* ASSIGNED TASK: Reproduce, please, only the lines from the first line below to the line containing "0.19 | 77 |", inclusive.

(Recorded data)
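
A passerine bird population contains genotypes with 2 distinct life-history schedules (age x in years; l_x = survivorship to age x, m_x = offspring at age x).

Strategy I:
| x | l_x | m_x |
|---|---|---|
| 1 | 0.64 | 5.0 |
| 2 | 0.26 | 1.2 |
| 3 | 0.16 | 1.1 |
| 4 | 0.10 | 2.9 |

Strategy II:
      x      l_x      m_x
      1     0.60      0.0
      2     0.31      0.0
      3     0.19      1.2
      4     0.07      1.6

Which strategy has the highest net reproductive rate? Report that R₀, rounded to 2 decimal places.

Strategy I: R₀ = 0.64×5.0 + 0.26×1.2 + 0.16×1.1 + 0.10×2.9 = 3.9780
Strategy II: R₀ = 0.60×0.0 + 0.31×0.0 + 0.19×1.2 + 0.07×1.6 = 0.3400
Highest R₀: strategy I with 3.9780.

3.98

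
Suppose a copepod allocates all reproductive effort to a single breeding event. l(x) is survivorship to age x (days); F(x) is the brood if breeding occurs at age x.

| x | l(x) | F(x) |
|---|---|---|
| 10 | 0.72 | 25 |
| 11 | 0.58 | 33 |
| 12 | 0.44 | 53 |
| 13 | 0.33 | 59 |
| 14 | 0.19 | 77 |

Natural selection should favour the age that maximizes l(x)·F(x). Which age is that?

Expected offspring if breeding at age x = l(x) × F(x):
  age 10: 0.72 × 25 = 18.000
  age 11: 0.58 × 33 = 19.140
  age 12: 0.44 × 53 = 23.320
  age 13: 0.33 × 59 = 19.470
  age 14: 0.19 × 77 = 14.630
Maximum at age 12 (23.320).

12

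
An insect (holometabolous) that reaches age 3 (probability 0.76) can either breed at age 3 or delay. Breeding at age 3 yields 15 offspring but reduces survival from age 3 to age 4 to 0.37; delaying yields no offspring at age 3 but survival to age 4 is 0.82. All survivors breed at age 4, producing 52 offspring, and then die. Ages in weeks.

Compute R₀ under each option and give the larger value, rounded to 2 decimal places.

32.41

breed at age 3: R₀ = 0.76 × (15 + 0.37 × 52) = 0.76 × 34.2400 = 26.0224
delay to age 4: R₀ = 0.76 × (0.82 × 52) = 0.76 × 42.6400 = 32.4064
Higher: delay to age 4 (32.4064).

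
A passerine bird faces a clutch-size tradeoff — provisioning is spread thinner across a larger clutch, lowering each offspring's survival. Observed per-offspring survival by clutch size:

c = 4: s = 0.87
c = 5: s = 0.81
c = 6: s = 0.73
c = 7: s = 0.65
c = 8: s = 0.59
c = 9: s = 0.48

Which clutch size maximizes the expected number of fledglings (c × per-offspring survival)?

8

Expected fledglings = c × s(c):
  c=4: 4 × 0.87 = 3.480
  c=5: 5 × 0.81 = 4.050
  c=6: 6 × 0.73 = 4.380
  c=7: 7 × 0.65 = 4.550
  c=8: 8 × 0.59 = 4.720
  c=9: 9 × 0.48 = 4.320
Maximum at c = 8 (4.720 fledglings).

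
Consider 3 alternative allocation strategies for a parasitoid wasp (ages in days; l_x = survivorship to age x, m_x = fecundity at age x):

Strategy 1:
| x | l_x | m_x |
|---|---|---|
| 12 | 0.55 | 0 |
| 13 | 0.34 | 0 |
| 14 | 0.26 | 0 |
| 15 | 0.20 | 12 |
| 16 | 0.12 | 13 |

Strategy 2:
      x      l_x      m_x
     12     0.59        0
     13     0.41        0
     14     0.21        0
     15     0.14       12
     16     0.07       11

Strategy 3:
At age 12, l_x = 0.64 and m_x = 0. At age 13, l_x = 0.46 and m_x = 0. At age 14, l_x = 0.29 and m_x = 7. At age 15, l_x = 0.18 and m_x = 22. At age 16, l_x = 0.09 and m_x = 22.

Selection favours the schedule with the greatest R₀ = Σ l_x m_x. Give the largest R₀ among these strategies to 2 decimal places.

Strategy 1: R₀ = 0.55×0 + 0.34×0 + 0.26×0 + 0.20×12 + 0.12×13 = 3.9600
Strategy 2: R₀ = 0.59×0 + 0.41×0 + 0.21×0 + 0.14×12 + 0.07×11 = 2.4500
Strategy 3: R₀ = 0.64×0 + 0.46×0 + 0.29×7 + 0.18×22 + 0.09×22 = 7.9700
Highest R₀: strategy 3 with 7.9700.

7.97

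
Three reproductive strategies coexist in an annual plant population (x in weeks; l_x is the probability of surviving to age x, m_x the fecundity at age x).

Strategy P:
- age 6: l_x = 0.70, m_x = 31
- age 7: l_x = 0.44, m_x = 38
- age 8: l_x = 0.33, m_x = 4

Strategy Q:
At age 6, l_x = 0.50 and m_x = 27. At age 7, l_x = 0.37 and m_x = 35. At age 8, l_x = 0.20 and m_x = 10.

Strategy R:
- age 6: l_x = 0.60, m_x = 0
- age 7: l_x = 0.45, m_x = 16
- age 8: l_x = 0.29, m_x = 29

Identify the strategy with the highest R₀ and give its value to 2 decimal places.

Strategy P: R₀ = 0.70×31 + 0.44×38 + 0.33×4 = 39.7400
Strategy Q: R₀ = 0.50×27 + 0.37×35 + 0.20×10 = 28.4500
Strategy R: R₀ = 0.60×0 + 0.45×16 + 0.29×29 = 15.6100
Highest R₀: strategy P with 39.7400.

39.74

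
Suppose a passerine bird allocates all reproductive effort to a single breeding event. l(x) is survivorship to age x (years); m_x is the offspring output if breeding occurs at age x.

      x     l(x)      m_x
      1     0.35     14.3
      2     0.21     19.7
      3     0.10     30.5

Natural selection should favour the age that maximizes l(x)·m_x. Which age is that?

Expected offspring if breeding at age x = l(x) × m_x:
  age 1: 0.35 × 14.3 = 5.005
  age 2: 0.21 × 19.7 = 4.137
  age 3: 0.10 × 30.5 = 3.050
Maximum at age 1 (5.005).

1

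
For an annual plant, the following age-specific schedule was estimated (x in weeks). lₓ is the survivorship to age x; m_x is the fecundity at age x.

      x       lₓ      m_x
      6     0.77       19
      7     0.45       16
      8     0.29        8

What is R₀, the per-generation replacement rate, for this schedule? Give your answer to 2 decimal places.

24.15

R₀ = Σ lₓ m_x:
  age 6: 0.77 × 19 = 14.6300
  age 7: 0.45 × 16 = 7.2000
  age 8: 0.29 × 8 = 2.3200
R₀ = 14.6300 + 7.2000 + 2.3200 = 24.1500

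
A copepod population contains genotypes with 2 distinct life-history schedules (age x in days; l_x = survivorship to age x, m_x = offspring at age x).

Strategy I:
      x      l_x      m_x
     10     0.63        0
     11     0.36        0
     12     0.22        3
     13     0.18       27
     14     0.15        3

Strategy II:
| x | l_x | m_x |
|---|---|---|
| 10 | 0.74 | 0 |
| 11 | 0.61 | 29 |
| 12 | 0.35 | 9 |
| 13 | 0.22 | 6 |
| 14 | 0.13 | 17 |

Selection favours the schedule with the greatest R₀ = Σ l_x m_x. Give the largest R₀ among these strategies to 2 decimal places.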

* ANSWER AREA:
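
A passerine bird population contains genotypes with 2 distinct life-history schedules (age x in years; l_x = survivorship to age x, m_x = offspring at age x).

Strategy I:
| x | l_x | m_x |
|---|---|---|
| 1 | 0.64 | 5.0 |
| 2 | 0.26 | 1.2 |
| 3 | 0.16 | 1.1 |
| 4 | 0.10 | 2.9 |

Strategy II:
      x      l_x      m_x
      1     0.60      0.0
      2     0.31      0.0
      3     0.19      1.2
      4     0.07      1.6

Which strategy has the highest net reproductive rate? Report that R₀, rounded to 2 decimal places.

Strategy I: R₀ = 0.64×5.0 + 0.26×1.2 + 0.16×1.1 + 0.10×2.9 = 3.9780
Strategy II: R₀ = 0.60×0.0 + 0.31×0.0 + 0.19×1.2 + 0.07×1.6 = 0.3400
Highest R₀: strategy I with 3.9780.

3.98

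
Suppose a copepod allocates all reproductive effort to a single breeding event. l(x) is survivorship to age x (days); F(x) is the brood if breeding occurs at age x.

| x | l(x) | F(x) |
|---|---|---|
| 10 | 0.72 | 25 |
| 11 | 0.58 | 33 |
| 12 | 0.44 | 53 |
| 13 | 0.33 | 59 |
| 14 | 0.19 | 77 |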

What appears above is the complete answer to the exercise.